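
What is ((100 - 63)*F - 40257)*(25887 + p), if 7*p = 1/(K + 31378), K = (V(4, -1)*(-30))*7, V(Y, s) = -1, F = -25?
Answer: -117863499526763/110558 ≈ -1.0661e+9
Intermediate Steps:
K = 210 (K = -1*(-30)*7 = 30*7 = 210)
p = 1/221116 (p = 1/(7*(210 + 31378)) = (⅐)/31588 = (⅐)*(1/31588) = 1/221116 ≈ 4.5225e-6)
((100 - 63)*F - 40257)*(25887 + p) = ((100 - 63)*(-25) - 40257)*(25887 + 1/221116) = (37*(-25) - 40257)*(5724029893/221116) = (-925 - 40257)*(5724029893/221116) = -41182*5724029893/221116 = -117863499526763/110558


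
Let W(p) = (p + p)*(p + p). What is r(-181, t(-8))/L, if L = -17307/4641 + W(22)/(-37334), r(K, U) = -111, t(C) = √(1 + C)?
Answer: 291403749/9926129 ≈ 29.357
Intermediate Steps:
W(p) = 4*p² (W(p) = (2*p)*(2*p) = 4*p²)
L = -9926129/2625259 (L = -17307/4641 + (4*22²)/(-37334) = -17307*1/4641 + (4*484)*(-1/37334) = -5769/1547 + 1936*(-1/37334) = -5769/1547 - 88/1697 = -9926129/2625259 ≈ -3.7810)
r(-181, t(-8))/L = -111/(-9926129/2625259) = -111*(-2625259/9926129) = 291403749/9926129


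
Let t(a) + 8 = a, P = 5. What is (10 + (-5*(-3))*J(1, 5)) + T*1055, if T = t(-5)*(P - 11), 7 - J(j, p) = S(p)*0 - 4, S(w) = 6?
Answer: 82465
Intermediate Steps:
t(a) = -8 + a
J(j, p) = 11 (J(j, p) = 7 - (6*0 - 4) = 7 - (0 - 4) = 7 - 1*(-4) = 7 + 4 = 11)
T = 78 (T = (-8 - 5)*(5 - 11) = -13*(-6) = 78)
(10 + (-5*(-3))*J(1, 5)) + T*1055 = (10 - 5*(-3)*11) + 78*1055 = (10 + 15*11) + 82290 = (10 + 165) + 82290 = 175 + 82290 = 82465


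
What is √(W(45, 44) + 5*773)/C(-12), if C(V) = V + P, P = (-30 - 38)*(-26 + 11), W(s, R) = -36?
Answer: √3829/1008 ≈ 0.061388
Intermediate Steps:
P = 1020 (P = -68*(-15) = 1020)
C(V) = 1020 + V (C(V) = V + 1020 = 1020 + V)
√(W(45, 44) + 5*773)/C(-12) = √(-36 + 5*773)/(1020 - 12) = √(-36 + 3865)/1008 = √3829*(1/1008) = √3829/1008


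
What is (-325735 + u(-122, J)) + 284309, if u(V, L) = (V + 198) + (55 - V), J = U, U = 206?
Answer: -41173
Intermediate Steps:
J = 206
u(V, L) = 253 (u(V, L) = (198 + V) + (55 - V) = 253)
(-325735 + u(-122, J)) + 284309 = (-325735 + 253) + 284309 = -325482 + 284309 = -41173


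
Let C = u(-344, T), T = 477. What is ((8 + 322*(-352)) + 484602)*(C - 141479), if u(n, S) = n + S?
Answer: -52476964036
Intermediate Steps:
u(n, S) = S + n
C = 133 (C = 477 - 344 = 133)
((8 + 322*(-352)) + 484602)*(C - 141479) = ((8 + 322*(-352)) + 484602)*(133 - 141479) = ((8 - 113344) + 484602)*(-141346) = (-113336 + 484602)*(-141346) = 371266*(-141346) = -52476964036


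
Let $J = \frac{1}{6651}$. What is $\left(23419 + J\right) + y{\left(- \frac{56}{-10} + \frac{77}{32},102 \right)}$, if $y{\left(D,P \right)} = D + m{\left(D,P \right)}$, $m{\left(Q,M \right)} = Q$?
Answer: $\frac{12469301531}{532080} \approx 23435.0$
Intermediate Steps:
$y{\left(D,P \right)} = 2 D$ ($y{\left(D,P \right)} = D + D = 2 D$)
$J = \frac{1}{6651} \approx 0.00015035$
$\left(23419 + J\right) + y{\left(- \frac{56}{-10} + \frac{77}{32},102 \right)} = \left(23419 + \frac{1}{6651}\right) + 2 \left(- \frac{56}{-10} + \frac{77}{32}\right) = \frac{155759770}{6651} + 2 \left(\left(-56\right) \left(- \frac{1}{10}\right) + 77 \cdot \frac{1}{32}\right) = \frac{155759770}{6651} + 2 \left(\frac{28}{5} + \frac{77}{32}\right) = \frac{155759770}{6651} + 2 \cdot \frac{1281}{160} = \frac{155759770}{6651} + \frac{1281}{80} = \frac{12469301531}{532080}$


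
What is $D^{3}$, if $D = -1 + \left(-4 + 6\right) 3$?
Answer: $125$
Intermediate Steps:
$D = 5$ ($D = -1 + 2 \cdot 3 = -1 + 6 = 5$)
$D^{3} = 5^{3} = 125$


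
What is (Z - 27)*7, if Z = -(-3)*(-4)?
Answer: -273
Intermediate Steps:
Z = -12 (Z = -1*12 = -12)
(Z - 27)*7 = (-12 - 27)*7 = -39*7 = -273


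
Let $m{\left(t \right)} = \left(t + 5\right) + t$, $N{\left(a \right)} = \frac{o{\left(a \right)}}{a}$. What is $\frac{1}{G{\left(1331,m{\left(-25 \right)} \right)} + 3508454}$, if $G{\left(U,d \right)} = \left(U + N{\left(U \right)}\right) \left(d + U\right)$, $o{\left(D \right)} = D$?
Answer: $\frac{1}{5221406} \approx 1.9152 \cdot 10^{-7}$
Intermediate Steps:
$N{\left(a \right)} = 1$ ($N{\left(a \right)} = \frac{a}{a} = 1$)
$m{\left(t \right)} = 5 + 2 t$ ($m{\left(t \right)} = \left(5 + t\right) + t = 5 + 2 t$)
$G{\left(U,d \right)} = \left(1 + U\right) \left(U + d\right)$ ($G{\left(U,d \right)} = \left(U + 1\right) \left(d + U\right) = \left(1 + U\right) \left(U + d\right)$)
$\frac{1}{G{\left(1331,m{\left(-25 \right)} \right)} + 3508454} = \frac{1}{\left(1331 + \left(5 + 2 \left(-25\right)\right) + 1331^{2} + 1331 \left(5 + 2 \left(-25\right)\right)\right) + 3508454} = \frac{1}{\left(1331 + \left(5 - 50\right) + 1771561 + 1331 \left(5 - 50\right)\right) + 3508454} = \frac{1}{\left(1331 - 45 + 1771561 + 1331 \left(-45\right)\right) + 3508454} = \frac{1}{\left(1331 - 45 + 1771561 - 59895\right) + 3508454} = \frac{1}{1712952 + 3508454} = \frac{1}{5221406}$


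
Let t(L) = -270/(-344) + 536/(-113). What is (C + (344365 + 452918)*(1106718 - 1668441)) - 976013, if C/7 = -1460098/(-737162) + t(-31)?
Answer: -3208303842787387448783/7163740316 ≈ -4.4785e+11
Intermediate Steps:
t(L) = -76937/19436 (t(L) = -270*(-1/344) + 536*(-1/113) = 135/172 - 536/113 = -76937/19436)
C = -99177988231/7163740316 (C = 7*(-1460098/(-737162) - 76937/19436) = 7*(-1460098*(-1/737162) - 76937/19436) = 7*(730049/368581 - 76937/19436) = 7*(-14168284033/7163740316) = -99177988231/7163740316 ≈ -13.844)
(C + (344365 + 452918)*(1106718 - 1668441)) - 976013 = (-99177988231/7163740316 + (344365 + 452918)*(1106718 - 1668441)) - 976013 = (-99177988231/7163740316 + 797283*(-561723)) - 976013 = (-99177988231/7163740316 - 447852198609) - 976013 = -3208296850883710408675/7163740316 - 976013 = -3208303842787387448783/7163740316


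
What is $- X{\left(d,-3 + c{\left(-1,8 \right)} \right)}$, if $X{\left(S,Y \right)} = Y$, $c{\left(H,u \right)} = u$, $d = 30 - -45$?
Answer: $-5$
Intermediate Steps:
$d = 75$ ($d = 30 + 45 = 75$)
$- X{\left(d,-3 + c{\left(-1,8 \right)} \right)} = - (-3 + 8) = \left(-1\right) 5 = -5$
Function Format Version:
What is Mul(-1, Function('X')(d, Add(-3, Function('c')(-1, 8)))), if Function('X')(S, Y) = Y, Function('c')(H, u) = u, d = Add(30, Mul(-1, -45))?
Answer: -5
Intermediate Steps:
d = 75 (d = Add(30, 45) = 75)
Mul(-1, Function('X')(d, Add(-3, Function('c')(-1, 8)))) = Mul(-1, Add(-3, 8)) = Mul(-1, 5) = -5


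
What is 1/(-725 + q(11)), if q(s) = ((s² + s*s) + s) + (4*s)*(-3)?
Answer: -1/604 ≈ -0.0016556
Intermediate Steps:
q(s) = -11*s + 2*s² (q(s) = ((s² + s²) + s) - 12*s = (2*s² + s) - 12*s = (s + 2*s²) - 12*s = -11*s + 2*s²)
1/(-725 + q(11)) = 1/(-725 + 11*(-11 + 2*11)) = 1/(-725 + 11*(-11 + 22)) = 1/(-725 + 11*11) = 1/(-725 + 121) = 1/(-604) = -1/604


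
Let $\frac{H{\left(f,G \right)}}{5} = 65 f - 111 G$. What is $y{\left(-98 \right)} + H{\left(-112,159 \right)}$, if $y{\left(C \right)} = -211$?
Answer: $-124856$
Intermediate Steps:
$H{\left(f,G \right)} = - 555 G + 325 f$ ($H{\left(f,G \right)} = 5 \left(65 f - 111 G\right) = 5 \left(- 111 G + 65 f\right) = - 555 G + 325 f$)
$y{\left(-98 \right)} + H{\left(-112,159 \right)} = -211 + \left(\left(-555\right) 159 + 325 \left(-112\right)\right) = -211 - 124645 = -124856$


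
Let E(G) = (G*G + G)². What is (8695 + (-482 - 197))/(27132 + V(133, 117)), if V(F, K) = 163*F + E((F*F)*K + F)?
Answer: 8016/18351375742604867176893455 ≈ 4.3681e-22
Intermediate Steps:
E(G) = (G + G²)² (E(G) = (G² + G)² = (G + G²)²)
V(F, K) = 163*F + (F + K*F²)²*(1 + F + K*F²)² (V(F, K) = 163*F + ((F*F)*K + F)²*(1 + ((F*F)*K + F))² = 163*F + (F²*K + F)²*(1 + (F²*K + F))² = 163*F + (K*F² + F)²*(1 + (K*F² + F))² = 163*F + (F + K*F²)²*(1 + (F + K*F²))² = 163*F + (F + K*F²)²*(1 + F + K*F²)²)
(8695 + (-482 - 197))/(27132 + V(133, 117)) = (8695 + (-482 - 197))/(27132 + 133*(163 + 133*(1 + 133*117)²*(1 + 133*(1 + 133*117))²)) = (8695 - 679)/(27132 + 133*(163 + 133*(1 + 15561)²*(1 + 133*(1 + 15561))²)) = 8016/(27132 + 133*(163 + 133*15562²*(1 + 133*15562)²)) = 8016/(27132 + 133*(163 + 133*242175844*(1 + 2069746)²)) = 8016/(27132 + 133*(163 + 133*242175844*2069747²)) = 8016/(27132 + 133*(163 + 133*242175844*4283852644009)) = 8016/(27132 + 133*(163 + 137980268741389978773268)) = 8016/(27132 + 133*137980268741389978773431) = 8016/(27132 + 18351375742604867176866323) = 8016/18351375742604867176893455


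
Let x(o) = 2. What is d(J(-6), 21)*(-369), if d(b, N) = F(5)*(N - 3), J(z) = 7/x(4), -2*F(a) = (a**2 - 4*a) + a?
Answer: 33210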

----------

● **How to complete this task**
Write out, exactly and with nothing else, the lines of the listing above from its first line through the line with "Answer: -117863499526763/110558 ≈ -1.0661e+9".

● **Written solution**
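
What is ((100 - 63)*F - 40257)*(25887 + p), if 7*p = 1/(K + 31378), K = (V(4, -1)*(-30))*7, V(Y, s) = -1, F = -25?
Answer: -117863499526763/110558 ≈ -1.0661e+9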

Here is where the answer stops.